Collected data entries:
========================================================================

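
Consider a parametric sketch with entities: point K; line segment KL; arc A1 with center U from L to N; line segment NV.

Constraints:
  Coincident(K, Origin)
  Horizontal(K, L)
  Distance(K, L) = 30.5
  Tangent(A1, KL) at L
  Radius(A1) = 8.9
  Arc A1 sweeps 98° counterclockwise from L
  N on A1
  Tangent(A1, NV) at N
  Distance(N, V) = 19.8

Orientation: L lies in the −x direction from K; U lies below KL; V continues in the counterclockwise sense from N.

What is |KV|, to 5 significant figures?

47.131

K is at the origin; K and L share the same y with |KL| = 30.5 and L on the −x side, so L = (-30.500, 0.0000). A1 meets KL tangentially, so UL is at right angles to KL, so U = L + (0, -8.9) = (-30.500, -8.9000). On A1, L sits at bearing 90° from U; a 98° counterclockwise sweep puts N at bearing 188°, so N = U + 8.9·(cos 188°, sin 188°) = (-39.313, -10.139). Tangency of A1 to NV means the radius UN is perpendicular to NV, so NV runs along (−sin 188°, cos 188°); with |NV| = 19.8, V = (-36.558, -29.746). Then |KV| = |V − K| = 47.131.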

========================================================================

Task statement: All of the data is to be written out again, word for word.

Task result:
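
Consider a parametric sketch with entities: point K; line segment KL; arc A1 with center U from L to N; line segment NV.

Constraints:
  Coincident(K, Origin)
  Horizontal(K, L)
  Distance(K, L) = 30.5
  Tangent(A1, KL) at L
  Radius(A1) = 8.9
  Arc A1 sweeps 98° counterclockwise from L
  N on A1
  Tangent(A1, NV) at N
  Distance(N, V) = 19.8

Orientation: L lies in the −x direction from K; U lies below KL; V continues in the counterclockwise sense from N.

What is |KV|, to 5 significant figures?

47.131

K is at the origin; K and L share the same y with |KL| = 30.5 and L on the −x side, so L = (-30.500, 0.0000). A1 meets KL tangentially, so UL is at right angles to KL, so U = L + (0, -8.9) = (-30.500, -8.9000). On A1, L sits at bearing 90° from U; a 98° counterclockwise sweep puts N at bearing 188°, so N = U + 8.9·(cos 188°, sin 188°) = (-39.313, -10.139). Tangency of A1 to NV means the radius UN is perpendicular to NV, so NV runs along (−sin 188°, cos 188°); with |NV| = 19.8, V = (-36.558, -29.746). Then |KV| = |V − K| = 47.131.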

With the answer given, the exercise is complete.